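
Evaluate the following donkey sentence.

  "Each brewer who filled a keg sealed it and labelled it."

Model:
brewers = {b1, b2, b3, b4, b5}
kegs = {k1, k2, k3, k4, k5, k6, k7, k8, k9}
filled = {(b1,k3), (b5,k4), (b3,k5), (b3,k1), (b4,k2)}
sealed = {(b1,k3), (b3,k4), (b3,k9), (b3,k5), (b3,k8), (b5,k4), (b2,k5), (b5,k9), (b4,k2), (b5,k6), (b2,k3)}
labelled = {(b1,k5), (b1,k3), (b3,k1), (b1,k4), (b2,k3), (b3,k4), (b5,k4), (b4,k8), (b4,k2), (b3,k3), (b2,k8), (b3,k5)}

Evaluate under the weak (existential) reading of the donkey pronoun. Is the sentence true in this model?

"it" takes "a keg" as antecedent — a donkey pronoun bound across the clause boundary.
Weak reading: every brewer b with some filled-keg has at least one filled-keg k such that sealed(b,k) ∧ labelled(b,k).
Per brewer: b1:✓  b3:✓  b4:✓  b5:✓
Every brewer in the restrictor has a witness.

True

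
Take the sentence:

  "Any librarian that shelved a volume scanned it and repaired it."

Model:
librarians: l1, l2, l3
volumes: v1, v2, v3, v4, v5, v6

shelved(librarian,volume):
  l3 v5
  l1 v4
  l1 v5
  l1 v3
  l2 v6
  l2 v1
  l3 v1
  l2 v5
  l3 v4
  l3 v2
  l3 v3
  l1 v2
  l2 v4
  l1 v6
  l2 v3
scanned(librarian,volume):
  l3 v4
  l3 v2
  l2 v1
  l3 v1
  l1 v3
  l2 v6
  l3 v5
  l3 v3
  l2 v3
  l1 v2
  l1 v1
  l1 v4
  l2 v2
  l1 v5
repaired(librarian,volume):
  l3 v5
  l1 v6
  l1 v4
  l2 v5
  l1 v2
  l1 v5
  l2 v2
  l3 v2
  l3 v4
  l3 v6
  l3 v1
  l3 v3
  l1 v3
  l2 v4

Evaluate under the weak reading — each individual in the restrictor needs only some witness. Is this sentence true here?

False

"it" takes "a volume" as antecedent — a donkey pronoun bound across the clause boundary.
Weak reading: every librarian l with some shelved-volume has at least one shelved-volume v such that scanned(l,v) ∧ repaired(l,v).
Per librarian: l1:✓  l2:✗  l3:✓
l2 has no witness among its shelved-volumes.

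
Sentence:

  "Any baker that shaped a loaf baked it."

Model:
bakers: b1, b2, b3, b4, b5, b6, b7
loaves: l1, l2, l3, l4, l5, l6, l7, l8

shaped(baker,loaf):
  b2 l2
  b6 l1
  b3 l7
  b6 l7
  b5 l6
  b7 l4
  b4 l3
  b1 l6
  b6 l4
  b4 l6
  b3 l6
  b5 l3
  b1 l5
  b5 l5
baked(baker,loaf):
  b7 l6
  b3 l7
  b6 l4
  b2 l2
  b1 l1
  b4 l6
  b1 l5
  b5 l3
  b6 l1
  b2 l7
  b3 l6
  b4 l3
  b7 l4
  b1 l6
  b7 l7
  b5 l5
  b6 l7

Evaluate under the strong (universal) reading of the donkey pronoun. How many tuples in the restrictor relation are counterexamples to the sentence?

"it" takes "a loaf" as antecedent — a donkey pronoun bound across the clause boundary.
Strong reading: for every (b,l) with shaped(b,l), baked(b,l).
Restrictor pairs: (b1,l5) ✓  (b1,l6) ✓  (b2,l2) ✓  (b3,l6) ✓  (b3,l7) ✓  (b4,l3) ✓  (b4,l6) ✓  (b5,l3) ✓  (b5,l5) ✓  (b5,l6) ✗  (b6,l1) ✓  (b6,l4) ✓  (b6,l7) ✓  (b7,l4) ✓
Counterexamples (restrictor pairs failing the scope): 1.

1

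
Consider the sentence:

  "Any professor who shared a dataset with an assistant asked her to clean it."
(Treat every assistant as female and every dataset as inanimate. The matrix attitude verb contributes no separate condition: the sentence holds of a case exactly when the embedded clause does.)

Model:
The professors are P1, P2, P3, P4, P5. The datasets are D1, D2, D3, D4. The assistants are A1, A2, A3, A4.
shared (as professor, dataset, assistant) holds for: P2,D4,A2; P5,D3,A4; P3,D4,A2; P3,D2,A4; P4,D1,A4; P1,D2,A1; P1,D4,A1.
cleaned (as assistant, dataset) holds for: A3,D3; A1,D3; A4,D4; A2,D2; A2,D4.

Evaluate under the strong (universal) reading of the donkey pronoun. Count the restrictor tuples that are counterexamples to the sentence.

5

"her" takes "an assistant" as antecedent and "it" takes "a dataset"; both are donkey pronouns co-varying with the restrictor.
Strong reading: for every (p,d,a) with shared(p,d,a), cleaned(a,d).
Restrictor triples: (P1,D2,A1)→cleaned(A1,D2) ✗  (P1,D4,A1)→cleaned(A1,D4) ✗  (P2,D4,A2)→cleaned(A2,D4) ✓  (P3,D2,A4)→cleaned(A4,D2) ✗  (P3,D4,A2)→cleaned(A2,D4) ✓  (P4,D1,A4)→cleaned(A4,D1) ✗  (P5,D3,A4)→cleaned(A4,D3) ✗
Counterexamples (restrictor triples failing the scope): 5.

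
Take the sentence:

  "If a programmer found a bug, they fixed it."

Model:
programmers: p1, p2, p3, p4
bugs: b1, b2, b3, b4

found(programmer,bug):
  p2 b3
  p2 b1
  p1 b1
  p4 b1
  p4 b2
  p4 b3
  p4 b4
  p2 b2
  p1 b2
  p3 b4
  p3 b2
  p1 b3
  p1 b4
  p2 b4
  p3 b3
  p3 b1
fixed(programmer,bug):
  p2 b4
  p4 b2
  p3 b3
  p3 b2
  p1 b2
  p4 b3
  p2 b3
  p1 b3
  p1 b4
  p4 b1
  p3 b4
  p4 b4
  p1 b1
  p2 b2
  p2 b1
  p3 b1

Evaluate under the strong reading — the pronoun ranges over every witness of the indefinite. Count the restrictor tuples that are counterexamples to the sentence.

0

"it" takes "a bug" as antecedent — a donkey pronoun bound across the clause boundary.
Strong reading: for every (p,b) with found(p,b), fixed(p,b).
Restrictor pairs: (p1,b1) ✓  (p1,b2) ✓  (p1,b3) ✓  (p1,b4) ✓  (p2,b1) ✓  (p2,b2) ✓  (p2,b3) ✓  (p2,b4) ✓  (p3,b1) ✓  (p3,b2) ✓  (p3,b3) ✓  (p3,b4) ✓  (p4,b1) ✓  (p4,b2) ✓  (p4,b3) ✓  (p4,b4) ✓
Counterexamples (restrictor pairs failing the scope): 0.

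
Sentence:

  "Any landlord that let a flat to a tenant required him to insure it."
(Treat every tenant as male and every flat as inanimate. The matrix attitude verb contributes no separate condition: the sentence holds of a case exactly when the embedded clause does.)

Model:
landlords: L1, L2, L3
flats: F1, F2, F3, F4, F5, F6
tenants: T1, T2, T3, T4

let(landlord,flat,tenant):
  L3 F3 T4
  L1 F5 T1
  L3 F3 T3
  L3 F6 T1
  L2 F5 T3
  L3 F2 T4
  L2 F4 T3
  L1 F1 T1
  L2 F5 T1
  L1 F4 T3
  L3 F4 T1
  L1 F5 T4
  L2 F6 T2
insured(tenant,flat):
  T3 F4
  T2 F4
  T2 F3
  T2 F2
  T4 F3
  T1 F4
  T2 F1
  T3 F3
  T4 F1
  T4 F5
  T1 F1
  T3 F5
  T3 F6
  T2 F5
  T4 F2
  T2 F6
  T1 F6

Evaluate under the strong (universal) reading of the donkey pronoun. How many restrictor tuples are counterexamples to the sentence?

"him" takes "a tenant" as antecedent and "it" takes "a flat"; both are donkey pronouns co-varying with the restrictor.
Strong reading: for every (l,f,t) with let(l,f,t), insured(t,f).
Restrictor triples: (L1,F1,T1)→insured(T1,F1) ✓  (L1,F4,T3)→insured(T3,F4) ✓  (L1,F5,T1)→insured(T1,F5) ✗  (L1,F5,T4)→insured(T4,F5) ✓  (L2,F4,T3)→insured(T3,F4) ✓  (L2,F5,T1)→insured(T1,F5) ✗  (L2,F5,T3)→insured(T3,F5) ✓  (L2,F6,T2)→insured(T2,F6) ✓  (L3,F2,T4)→insured(T4,F2) ✓  (L3,F3,T3)→insured(T3,F3) ✓  (L3,F3,T4)→insured(T4,F3) ✓  (L3,F4,T1)→insured(T1,F4) ✓  (L3,F6,T1)→insured(T1,F6) ✓
Counterexamples (restrictor triples failing the scope): 2.

2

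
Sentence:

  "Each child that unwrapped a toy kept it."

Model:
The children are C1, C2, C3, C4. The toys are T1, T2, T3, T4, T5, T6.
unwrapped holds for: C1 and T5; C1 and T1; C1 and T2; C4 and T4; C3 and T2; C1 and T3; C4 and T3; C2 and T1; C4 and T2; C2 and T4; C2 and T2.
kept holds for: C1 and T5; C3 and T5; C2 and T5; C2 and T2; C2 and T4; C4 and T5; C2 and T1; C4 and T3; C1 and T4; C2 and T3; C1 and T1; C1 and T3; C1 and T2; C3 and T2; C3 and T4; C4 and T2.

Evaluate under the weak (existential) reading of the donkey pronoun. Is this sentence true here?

True

"it" takes "a toy" as antecedent — a donkey pronoun bound across the clause boundary.
Weak reading: every child c with some unwrapped-toy has at least one unwrapped-toy t such that kept(c,t).
Per child: C1:✓  C2:✓  C3:✓  C4:✓
Every child in the restrictor has a witness.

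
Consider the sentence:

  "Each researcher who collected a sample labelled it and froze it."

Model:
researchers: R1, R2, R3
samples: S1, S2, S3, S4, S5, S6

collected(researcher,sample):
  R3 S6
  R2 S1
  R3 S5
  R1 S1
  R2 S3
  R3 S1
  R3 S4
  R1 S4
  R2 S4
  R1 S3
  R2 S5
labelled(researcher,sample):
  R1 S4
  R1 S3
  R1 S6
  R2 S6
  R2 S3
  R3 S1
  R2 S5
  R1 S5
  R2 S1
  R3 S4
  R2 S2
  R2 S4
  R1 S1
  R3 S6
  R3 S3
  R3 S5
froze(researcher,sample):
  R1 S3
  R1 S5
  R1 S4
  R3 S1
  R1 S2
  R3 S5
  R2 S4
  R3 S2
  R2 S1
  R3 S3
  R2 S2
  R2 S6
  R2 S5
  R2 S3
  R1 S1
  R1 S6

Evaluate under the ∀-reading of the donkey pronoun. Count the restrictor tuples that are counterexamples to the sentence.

"it" takes "a sample" as antecedent — a donkey pronoun bound across the clause boundary.
Strong reading: for every (r,s) with collected(r,s), labelled(r,s) ∧ froze(r,s).
Restrictor pairs: (R1,S1) ✓  (R1,S3) ✓  (R1,S4) ✓  (R2,S1) ✓  (R2,S3) ✓  (R2,S4) ✓  (R2,S5) ✓  (R3,S1) ✓  (R3,S4) ✗  (R3,S5) ✓  (R3,S6) ✗
Counterexamples (restrictor pairs failing the scope): 2.

2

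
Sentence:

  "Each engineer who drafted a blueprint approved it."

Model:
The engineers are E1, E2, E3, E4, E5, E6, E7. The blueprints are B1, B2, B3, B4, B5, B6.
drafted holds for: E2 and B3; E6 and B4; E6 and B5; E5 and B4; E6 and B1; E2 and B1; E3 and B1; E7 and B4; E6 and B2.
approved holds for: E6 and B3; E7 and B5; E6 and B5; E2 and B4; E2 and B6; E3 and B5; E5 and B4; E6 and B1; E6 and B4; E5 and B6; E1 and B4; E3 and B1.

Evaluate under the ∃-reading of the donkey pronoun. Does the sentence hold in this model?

"it" takes "a blueprint" as antecedent — a donkey pronoun bound across the clause boundary.
Weak reading: every engineer e with some drafted-blueprint has at least one drafted-blueprint b such that approved(e,b).
Per engineer: E2:✗  E3:✓  E5:✓  E6:✓  E7:✗
E2 has no witness among its drafted-blueprints.

False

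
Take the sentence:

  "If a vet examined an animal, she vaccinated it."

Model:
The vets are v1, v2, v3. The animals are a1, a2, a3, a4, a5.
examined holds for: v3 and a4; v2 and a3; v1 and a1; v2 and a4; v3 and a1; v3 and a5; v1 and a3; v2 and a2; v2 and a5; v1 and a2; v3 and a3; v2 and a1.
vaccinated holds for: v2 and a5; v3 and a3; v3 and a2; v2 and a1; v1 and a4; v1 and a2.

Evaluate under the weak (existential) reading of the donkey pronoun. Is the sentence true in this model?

"it" takes "an animal" as antecedent — a donkey pronoun bound across the clause boundary.
Weak reading: every vet v with some examined-animal has at least one examined-animal a such that vaccinated(v,a).
Per vet: v1:✓  v2:✓  v3:✓
Every vet in the restrictor has a witness.

True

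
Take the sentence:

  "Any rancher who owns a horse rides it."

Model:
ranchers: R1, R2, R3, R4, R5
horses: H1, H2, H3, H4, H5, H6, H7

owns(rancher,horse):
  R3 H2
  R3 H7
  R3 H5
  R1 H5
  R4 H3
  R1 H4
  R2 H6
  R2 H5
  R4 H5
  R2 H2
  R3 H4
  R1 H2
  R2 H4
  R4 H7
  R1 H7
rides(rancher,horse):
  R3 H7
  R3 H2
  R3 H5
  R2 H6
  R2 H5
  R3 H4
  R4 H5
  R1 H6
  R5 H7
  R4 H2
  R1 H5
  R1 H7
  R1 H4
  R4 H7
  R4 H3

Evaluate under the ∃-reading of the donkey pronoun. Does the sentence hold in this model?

True

"it" takes "a horse" as antecedent — a donkey pronoun bound across the clause boundary.
Weak reading: every rancher r with some owns-horse has at least one owns-horse h such that rides(r,h).
Per rancher: R1:✓  R2:✓  R3:✓  R4:✓
Every rancher in the restrictor has a witness.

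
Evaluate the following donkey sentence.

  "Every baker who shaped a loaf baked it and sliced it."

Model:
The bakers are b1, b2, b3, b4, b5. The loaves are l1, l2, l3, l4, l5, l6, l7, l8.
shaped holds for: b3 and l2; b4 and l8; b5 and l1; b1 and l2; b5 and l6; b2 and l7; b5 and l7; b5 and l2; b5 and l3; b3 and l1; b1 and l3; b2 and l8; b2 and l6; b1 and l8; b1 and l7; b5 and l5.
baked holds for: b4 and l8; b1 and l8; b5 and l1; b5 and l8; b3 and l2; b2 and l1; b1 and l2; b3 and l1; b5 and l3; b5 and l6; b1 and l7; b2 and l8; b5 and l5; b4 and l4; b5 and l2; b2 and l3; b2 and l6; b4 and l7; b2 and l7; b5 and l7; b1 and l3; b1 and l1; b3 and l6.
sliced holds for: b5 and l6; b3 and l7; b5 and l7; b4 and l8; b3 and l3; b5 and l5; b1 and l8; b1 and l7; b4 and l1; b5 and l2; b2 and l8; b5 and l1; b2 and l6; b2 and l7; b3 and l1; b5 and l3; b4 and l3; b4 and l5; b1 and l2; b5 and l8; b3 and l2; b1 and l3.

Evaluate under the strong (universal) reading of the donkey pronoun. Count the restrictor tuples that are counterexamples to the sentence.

0

"it" takes "a loaf" as antecedent — a donkey pronoun bound across the clause boundary.
Strong reading: for every (b,l) with shaped(b,l), baked(b,l) ∧ sliced(b,l).
Restrictor pairs: (b1,l2) ✓  (b1,l3) ✓  (b1,l7) ✓  (b1,l8) ✓  (b2,l6) ✓  (b2,l7) ✓  (b2,l8) ✓  (b3,l1) ✓  (b3,l2) ✓  (b4,l8) ✓  (b5,l1) ✓  (b5,l2) ✓  (b5,l3) ✓  (b5,l5) ✓  (b5,l6) ✓  (b5,l7) ✓
Counterexamples (restrictor pairs failing the scope): 0.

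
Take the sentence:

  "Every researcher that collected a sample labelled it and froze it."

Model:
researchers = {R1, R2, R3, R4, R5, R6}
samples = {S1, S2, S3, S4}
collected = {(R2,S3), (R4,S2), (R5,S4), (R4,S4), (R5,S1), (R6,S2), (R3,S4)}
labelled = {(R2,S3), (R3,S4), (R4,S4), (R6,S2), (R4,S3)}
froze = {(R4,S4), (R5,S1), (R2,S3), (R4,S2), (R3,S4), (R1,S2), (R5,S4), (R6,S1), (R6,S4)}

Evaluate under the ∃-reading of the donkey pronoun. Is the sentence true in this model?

"it" takes "a sample" as antecedent — a donkey pronoun bound across the clause boundary.
Weak reading: every researcher r with some collected-sample has at least one collected-sample s such that labelled(r,s) ∧ froze(r,s).
Per researcher: R2:✓  R3:✓  R4:✓  R5:✗  R6:✗
R5 has no witness among its collected-samples.

False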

============================================================

**WHAT NEEDS TO BE DONE**
The answer must consist of each line in the entries above that includes "condition".

**TASK ANSWER**
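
(Treat every assistant as female and every dataset as inanimate. The matrix attitude verb contributes no separate condition: the sentence holds of a case exactly when the embedded clause does.)
(Treat every tenant as male and every flat as inanimate. The matrix attitude verb contributes no separate condition: the sentence holds of a case exactly when the embedded clause does.)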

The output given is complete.